Task to complete:
The expected answer is all of the entries, written out exactly.

Exercise inputs:
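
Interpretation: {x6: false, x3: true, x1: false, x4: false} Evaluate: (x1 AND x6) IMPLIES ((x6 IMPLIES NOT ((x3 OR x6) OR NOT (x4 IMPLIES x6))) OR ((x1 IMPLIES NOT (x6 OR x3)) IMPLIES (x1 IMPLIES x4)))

true

x1 AND x6 = false AND false = false
x3 OR x6 = true OR false = true
x4 IMPLIES x6 = false IMPLIES false = true
NOT (x4 IMPLIES x6) = NOT true = false
(x3 OR x6) OR NOT (x4 IMPLIES x6) = true OR false = true
NOT ((x3 OR x6) OR NOT (x4 IMPLIES x6)) = NOT true = false
x6 IMPLIES NOT ((x3 OR x6) OR NOT (x4 IMPLIES x6)) = false IMPLIES false = true
x6 OR x3 = false OR true = true
NOT (x6 OR x3) = NOT true = false
x1 IMPLIES NOT (x6 OR x3) = false IMPLIES false = true
x1 IMPLIES x4 = false IMPLIES false = true
(x1 IMPLIES NOT (x6 OR x3)) IMPLIES (x1 IMPLIES x4) = true IMPLIES true = true
(x6 IMPLIES NOT ((x3 OR x6) OR NOT (x4 IMPLIES x6))) OR ((x1 IMPLIES NOT (x6 OR x3)) IMPLIES (x1 IMPLIES x4)) = true OR true = true
(x1 AND x6) IMPLIES ((x6 IMPLIES NOT ((x3 OR x6) OR NOT (x4 IMPLIES x6))) OR ((x1 IMPLIES NOT (x6 OR x3)) IMPLIES (x1 IMPLIES x4))) = false IMPLIES true = true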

Final answer:
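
Interpretation: {x6: false, x3: true, x1: false, x4: false} Evaluate: (x1 AND x6) IMPLIES ((x6 IMPLIES NOT ((x3 OR x6) OR NOT (x4 IMPLIES x6))) OR ((x1 IMPLIES NOT (x6 OR x3)) IMPLIES (x1 IMPLIES x4)))

true

x1 AND x6 = false AND false = false
x3 OR x6 = true OR false = true
x4 IMPLIES x6 = false IMPLIES false = true
NOT (x4 IMPLIES x6) = NOT true = false
(x3 OR x6) OR NOT (x4 IMPLIES x6) = true OR false = true
NOT ((x3 OR x6) OR NOT (x4 IMPLIES x6)) = NOT true = false
x6 IMPLIES NOT ((x3 OR x6) OR NOT (x4 IMPLIES x6)) = false IMPLIES false = true
x6 OR x3 = false OR true = true
NOT (x6 OR x3) = NOT true = false
x1 IMPLIES NOT (x6 OR x3) = false IMPLIES false = true
x1 IMPLIES x4 = false IMPLIES false = true
(x1 IMPLIES NOT (x6 OR x3)) IMPLIES (x1 IMPLIES x4) = true IMPLIES true = true
(x6 IMPLIES NOT ((x3 OR x6) OR NOT (x4 IMPLIES x6))) OR ((x1 IMPLIES NOT (x6 OR x3)) IMPLIES (x1 IMPLIES x4)) = true OR true = true
(x1 AND x6) IMPLIES ((x6 IMPLIES NOT ((x3 OR x6) OR NOT (x4 IMPLIES x6))) OR ((x1 IMPLIES NOT (x6 OR x3)) IMPLIES (x1 IMPLIES x4))) = false IMPLIES true = true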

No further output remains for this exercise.